## PROBLEM REQUIREMENTS
Nothing in the records may be left out or altered; reproduce them all exactly.

====== GIVEN DATA ======

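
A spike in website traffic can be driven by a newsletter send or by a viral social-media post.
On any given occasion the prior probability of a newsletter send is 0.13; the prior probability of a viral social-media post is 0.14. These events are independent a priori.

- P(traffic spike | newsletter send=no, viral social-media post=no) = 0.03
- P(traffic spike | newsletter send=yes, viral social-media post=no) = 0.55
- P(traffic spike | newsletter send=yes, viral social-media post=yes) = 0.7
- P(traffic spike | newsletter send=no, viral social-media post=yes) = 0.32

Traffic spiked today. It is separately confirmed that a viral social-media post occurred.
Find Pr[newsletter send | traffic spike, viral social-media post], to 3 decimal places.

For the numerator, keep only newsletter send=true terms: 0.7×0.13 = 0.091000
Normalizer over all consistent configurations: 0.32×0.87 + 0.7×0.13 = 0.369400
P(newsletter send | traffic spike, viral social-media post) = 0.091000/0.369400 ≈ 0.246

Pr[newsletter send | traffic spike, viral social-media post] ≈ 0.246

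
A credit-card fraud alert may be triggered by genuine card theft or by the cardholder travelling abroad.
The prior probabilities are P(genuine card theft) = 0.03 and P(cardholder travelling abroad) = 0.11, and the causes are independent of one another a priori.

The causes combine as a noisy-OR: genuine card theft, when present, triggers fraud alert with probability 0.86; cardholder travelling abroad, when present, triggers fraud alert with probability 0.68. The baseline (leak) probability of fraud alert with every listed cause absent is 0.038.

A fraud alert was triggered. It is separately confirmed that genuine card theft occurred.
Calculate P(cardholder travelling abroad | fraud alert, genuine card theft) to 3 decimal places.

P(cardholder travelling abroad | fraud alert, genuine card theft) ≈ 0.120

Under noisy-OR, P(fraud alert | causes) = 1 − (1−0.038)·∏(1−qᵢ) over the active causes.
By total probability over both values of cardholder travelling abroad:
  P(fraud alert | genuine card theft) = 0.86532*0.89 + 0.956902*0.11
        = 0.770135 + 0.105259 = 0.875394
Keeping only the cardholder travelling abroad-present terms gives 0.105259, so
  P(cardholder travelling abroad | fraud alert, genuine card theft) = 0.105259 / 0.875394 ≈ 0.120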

======

## ANSWER SPACE
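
A spike in website traffic can be driven by a newsletter send or by a viral social-media post.
On any given occasion the prior probability of a newsletter send is 0.13; the prior probability of a viral social-media post is 0.14. These events are independent a priori.

- P(traffic spike | newsletter send=no, viral social-media post=no) = 0.03
- P(traffic spike | newsletter send=yes, viral social-media post=no) = 0.55
- P(traffic spike | newsletter send=yes, viral social-media post=yes) = 0.7
- P(traffic spike | newsletter send=no, viral social-media post=yes) = 0.32

Traffic spiked today. It is separately confirmed that a viral social-media post occurred.
Find Pr[newsletter send | traffic spike, viral social-media post], to 3 decimal places.

For the numerator, keep only newsletter send=true terms: 0.7×0.13 = 0.091000
Normalizer over all consistent configurations: 0.32×0.87 + 0.7×0.13 = 0.369400
P(newsletter send | traffic spike, viral social-media post) = 0.091000/0.369400 ≈ 0.246

Pr[newsletter send | traffic spike, viral social-media post] ≈ 0.246

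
A credit-card fraud alert may be triggered by genuine card theft or by the cardholder travelling abroad.
The prior probabilities are P(genuine card theft) = 0.03 and P(cardholder travelling abroad) = 0.11, and the causes are independent of one another a priori.

The causes combine as a noisy-OR: genuine card theft, when present, triggers fraud alert with probability 0.86; cardholder travelling abroad, when present, triggers fraud alert with probability 0.68. The baseline (leak) probability of fraud alert with every listed cause absent is 0.038.

A fraud alert was triggered. It is separately confirmed that genuine card theft occurred.
Calculate P(cardholder travelling abroad | fraud alert, genuine card theft) to 3 decimal places.

P(cardholder travelling abroad | fraud alert, genuine card theft) ≈ 0.120

Under noisy-OR, P(fraud alert | causes) = 1 − (1−0.038)·∏(1−qᵢ) over the active causes.
By total probability over both values of cardholder travelling abroad:
  P(fraud alert | genuine card theft) = 0.86532*0.89 + 0.956902*0.11
        = 0.770135 + 0.105259 = 0.875394
Keeping only the cardholder travelling abroad-present terms gives 0.105259, so
  P(cardholder travelling abroad | fraud alert, genuine card theft) = 0.105259 / 0.875394 ≈ 0.120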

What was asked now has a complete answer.